_Exercise requirements:_ From the entries that follow, copy each line containing the word "value".

Stored data:
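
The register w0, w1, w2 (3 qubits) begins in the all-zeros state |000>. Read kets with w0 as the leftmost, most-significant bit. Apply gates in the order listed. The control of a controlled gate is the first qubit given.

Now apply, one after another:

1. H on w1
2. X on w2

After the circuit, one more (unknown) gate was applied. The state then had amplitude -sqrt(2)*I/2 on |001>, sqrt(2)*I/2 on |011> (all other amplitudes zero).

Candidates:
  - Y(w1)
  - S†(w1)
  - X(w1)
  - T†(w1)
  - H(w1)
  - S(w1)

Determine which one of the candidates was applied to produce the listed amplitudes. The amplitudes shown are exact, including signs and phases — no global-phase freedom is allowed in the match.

The unique candidate consistent with the amplitudes is Y(w1).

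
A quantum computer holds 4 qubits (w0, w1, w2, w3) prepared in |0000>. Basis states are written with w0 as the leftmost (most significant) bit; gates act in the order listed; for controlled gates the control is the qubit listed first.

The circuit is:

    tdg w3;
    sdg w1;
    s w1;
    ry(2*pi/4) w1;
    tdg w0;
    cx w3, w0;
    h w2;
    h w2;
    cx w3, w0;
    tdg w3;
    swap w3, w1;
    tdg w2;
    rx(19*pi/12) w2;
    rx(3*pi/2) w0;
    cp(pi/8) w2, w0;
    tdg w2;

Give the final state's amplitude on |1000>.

|1000> carries amplitude I*sqrt(6 - 3*sqrt(2))/8 + I*sqrt(sqrt(2) + 2)/8 in the final state. Key observation: the block from step 6 through step 9 cancels to the identity and can be dropped.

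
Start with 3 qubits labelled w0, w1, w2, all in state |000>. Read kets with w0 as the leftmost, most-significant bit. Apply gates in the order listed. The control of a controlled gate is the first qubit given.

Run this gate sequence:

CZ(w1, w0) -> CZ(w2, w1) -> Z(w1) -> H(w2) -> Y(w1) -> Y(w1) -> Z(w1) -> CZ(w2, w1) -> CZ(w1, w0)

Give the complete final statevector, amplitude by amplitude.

The final amplitudes are sqrt(2)/2 on |000>, sqrt(2)/2 on |001>, and 0 on every other basis state.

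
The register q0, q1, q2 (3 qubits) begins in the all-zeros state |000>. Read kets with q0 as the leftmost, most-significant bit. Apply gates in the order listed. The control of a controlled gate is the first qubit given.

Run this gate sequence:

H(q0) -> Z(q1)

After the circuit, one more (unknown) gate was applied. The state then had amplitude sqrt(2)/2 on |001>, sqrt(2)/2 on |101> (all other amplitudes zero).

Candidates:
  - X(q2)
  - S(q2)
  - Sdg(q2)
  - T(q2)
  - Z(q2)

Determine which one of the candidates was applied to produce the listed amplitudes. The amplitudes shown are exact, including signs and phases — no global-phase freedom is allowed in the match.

It was X(q2) that produced the state shown.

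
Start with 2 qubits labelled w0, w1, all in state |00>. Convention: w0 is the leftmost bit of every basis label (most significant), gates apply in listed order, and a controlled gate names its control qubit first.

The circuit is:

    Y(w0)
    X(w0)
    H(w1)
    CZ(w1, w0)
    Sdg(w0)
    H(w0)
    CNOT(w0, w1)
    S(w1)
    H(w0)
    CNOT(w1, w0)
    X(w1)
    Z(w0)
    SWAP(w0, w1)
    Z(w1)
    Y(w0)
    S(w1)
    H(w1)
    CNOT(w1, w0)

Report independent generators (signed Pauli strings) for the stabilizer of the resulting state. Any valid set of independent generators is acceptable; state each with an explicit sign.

One valid set of independent stabilizer generators is +XZ, -ZX (any independent generating set of the same group is equally correct).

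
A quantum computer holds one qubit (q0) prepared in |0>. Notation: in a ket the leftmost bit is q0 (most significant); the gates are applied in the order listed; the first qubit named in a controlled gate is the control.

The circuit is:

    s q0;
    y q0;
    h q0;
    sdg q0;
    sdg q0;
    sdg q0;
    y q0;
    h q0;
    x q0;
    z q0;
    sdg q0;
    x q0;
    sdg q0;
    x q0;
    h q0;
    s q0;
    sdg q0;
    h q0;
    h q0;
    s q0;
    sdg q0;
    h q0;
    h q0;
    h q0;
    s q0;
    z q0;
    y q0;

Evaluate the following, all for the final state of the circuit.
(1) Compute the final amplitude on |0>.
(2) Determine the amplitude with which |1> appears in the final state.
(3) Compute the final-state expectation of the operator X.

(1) |0> carries amplitude -1/2 + I/2 in the final state. Key observation: gates 15-22 undo each other exactly, leaving only the rest of the circuit to track.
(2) |1> carries amplitude 1/2 - I/2 in the final state.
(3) The observable X averages to -1.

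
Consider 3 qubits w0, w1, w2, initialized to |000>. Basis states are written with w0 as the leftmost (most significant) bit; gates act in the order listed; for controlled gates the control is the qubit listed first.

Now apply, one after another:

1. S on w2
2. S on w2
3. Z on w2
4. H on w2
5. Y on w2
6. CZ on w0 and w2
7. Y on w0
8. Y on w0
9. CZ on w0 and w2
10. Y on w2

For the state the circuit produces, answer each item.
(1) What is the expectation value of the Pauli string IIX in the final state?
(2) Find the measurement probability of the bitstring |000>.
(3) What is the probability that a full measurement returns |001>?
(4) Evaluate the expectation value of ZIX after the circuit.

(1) In the final state, IIX has expectation 1. Key observation: steps 5-10 multiply out to the identity, so the circuit reduces to the remaining gates.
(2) The probability of measuring |000> is 1/2.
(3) The probability of measuring |001> is 1/2.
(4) The expectation value of ZIX is 1.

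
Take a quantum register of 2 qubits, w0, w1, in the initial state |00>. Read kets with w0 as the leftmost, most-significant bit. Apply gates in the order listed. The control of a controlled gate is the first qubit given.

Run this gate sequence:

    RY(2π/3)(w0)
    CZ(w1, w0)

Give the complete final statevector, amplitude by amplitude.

The resulting statevector has amplitude 1/2 on |00>, 0 on |01>, sqrt(3)/2 on |10>, 0 on |11>.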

_Task result:_
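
(1) What is the expectation value of the Pauli string IIX in the final state?
(4) Evaluate the expectation value of ZIX after the circuit.
(4) The expectation value of ZIX is 1.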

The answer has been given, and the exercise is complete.